## Aim of the exercise:
Only the lines that include "Answer" should be copied from the data below.

Material provided section start

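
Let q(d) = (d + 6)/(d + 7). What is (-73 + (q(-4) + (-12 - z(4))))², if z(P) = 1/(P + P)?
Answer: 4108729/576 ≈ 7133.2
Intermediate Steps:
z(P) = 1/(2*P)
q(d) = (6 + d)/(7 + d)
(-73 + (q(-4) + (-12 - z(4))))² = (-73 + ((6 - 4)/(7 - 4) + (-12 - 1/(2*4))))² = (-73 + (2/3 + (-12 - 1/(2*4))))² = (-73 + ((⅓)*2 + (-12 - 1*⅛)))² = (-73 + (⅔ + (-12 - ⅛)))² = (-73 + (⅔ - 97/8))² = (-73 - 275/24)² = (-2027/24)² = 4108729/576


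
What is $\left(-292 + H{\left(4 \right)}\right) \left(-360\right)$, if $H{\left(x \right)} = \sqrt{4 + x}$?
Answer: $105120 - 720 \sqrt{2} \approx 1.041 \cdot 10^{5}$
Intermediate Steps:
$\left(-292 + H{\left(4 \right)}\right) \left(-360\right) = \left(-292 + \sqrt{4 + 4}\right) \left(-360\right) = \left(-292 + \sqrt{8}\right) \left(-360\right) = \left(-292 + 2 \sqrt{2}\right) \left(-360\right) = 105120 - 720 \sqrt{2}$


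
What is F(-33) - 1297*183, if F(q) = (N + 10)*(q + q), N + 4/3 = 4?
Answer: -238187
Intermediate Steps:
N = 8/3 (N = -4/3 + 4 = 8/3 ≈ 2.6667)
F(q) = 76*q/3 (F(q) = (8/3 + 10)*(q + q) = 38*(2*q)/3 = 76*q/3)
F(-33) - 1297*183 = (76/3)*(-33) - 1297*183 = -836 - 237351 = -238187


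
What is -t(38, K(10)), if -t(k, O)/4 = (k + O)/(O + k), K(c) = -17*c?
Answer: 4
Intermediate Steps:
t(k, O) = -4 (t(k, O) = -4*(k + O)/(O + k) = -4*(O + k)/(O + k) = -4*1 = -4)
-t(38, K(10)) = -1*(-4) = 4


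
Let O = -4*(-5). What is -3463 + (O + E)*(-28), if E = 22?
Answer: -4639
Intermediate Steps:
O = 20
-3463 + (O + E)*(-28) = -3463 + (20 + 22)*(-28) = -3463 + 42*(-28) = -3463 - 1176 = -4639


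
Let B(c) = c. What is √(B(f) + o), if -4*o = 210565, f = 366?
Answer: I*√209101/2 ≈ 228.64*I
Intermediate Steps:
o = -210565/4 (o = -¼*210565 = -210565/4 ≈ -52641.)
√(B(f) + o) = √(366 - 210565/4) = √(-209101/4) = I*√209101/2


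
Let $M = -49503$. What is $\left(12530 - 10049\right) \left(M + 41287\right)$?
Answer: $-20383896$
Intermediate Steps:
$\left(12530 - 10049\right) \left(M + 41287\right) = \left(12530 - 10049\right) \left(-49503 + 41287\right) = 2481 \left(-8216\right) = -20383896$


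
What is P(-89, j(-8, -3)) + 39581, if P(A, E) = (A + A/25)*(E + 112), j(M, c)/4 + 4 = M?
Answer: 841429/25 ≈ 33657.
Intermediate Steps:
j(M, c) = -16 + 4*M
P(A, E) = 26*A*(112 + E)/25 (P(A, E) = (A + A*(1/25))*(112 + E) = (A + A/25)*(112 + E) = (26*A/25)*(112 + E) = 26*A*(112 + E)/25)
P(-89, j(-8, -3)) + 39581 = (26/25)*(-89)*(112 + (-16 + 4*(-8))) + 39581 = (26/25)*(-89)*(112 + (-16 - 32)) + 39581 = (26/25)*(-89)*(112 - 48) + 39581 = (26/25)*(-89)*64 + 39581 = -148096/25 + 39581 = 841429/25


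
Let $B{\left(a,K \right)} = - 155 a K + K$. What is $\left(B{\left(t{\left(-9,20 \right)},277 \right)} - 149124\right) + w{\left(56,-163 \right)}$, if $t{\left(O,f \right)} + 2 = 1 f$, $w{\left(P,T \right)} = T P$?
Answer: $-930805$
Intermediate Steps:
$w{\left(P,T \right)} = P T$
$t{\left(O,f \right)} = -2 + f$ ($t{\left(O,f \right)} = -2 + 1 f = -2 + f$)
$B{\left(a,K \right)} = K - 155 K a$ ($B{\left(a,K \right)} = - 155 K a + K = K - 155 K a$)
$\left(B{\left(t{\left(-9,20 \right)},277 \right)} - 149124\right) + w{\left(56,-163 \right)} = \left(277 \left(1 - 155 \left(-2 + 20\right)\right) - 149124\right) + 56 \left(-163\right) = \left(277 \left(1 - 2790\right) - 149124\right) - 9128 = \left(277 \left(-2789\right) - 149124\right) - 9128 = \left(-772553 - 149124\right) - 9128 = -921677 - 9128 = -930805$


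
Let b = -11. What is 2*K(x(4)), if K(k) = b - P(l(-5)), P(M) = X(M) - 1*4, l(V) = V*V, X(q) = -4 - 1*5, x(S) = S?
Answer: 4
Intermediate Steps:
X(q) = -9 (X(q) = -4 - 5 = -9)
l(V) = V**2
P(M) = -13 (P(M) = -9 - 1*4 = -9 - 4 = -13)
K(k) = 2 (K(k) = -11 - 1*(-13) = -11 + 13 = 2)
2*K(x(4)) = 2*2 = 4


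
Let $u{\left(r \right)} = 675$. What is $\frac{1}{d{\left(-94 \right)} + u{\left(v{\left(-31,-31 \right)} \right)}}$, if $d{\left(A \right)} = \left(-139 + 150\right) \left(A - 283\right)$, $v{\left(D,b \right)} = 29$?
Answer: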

Material provided section end

## Response to this exercise:
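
Answer: 4108729/576 ≈ 7133.2
Answer: $105120 - 720 \sqrt{2} \approx 1.041 \cdot 10^{5}$
Answer: -238187
Answer: 4
Answer: -4639
Answer: I*√209101/2 ≈ 228.64*I
Answer: $-20383896$
Answer: 841429/25 ≈ 33657.
Answer: $-930805$
Answer: 4
Answer: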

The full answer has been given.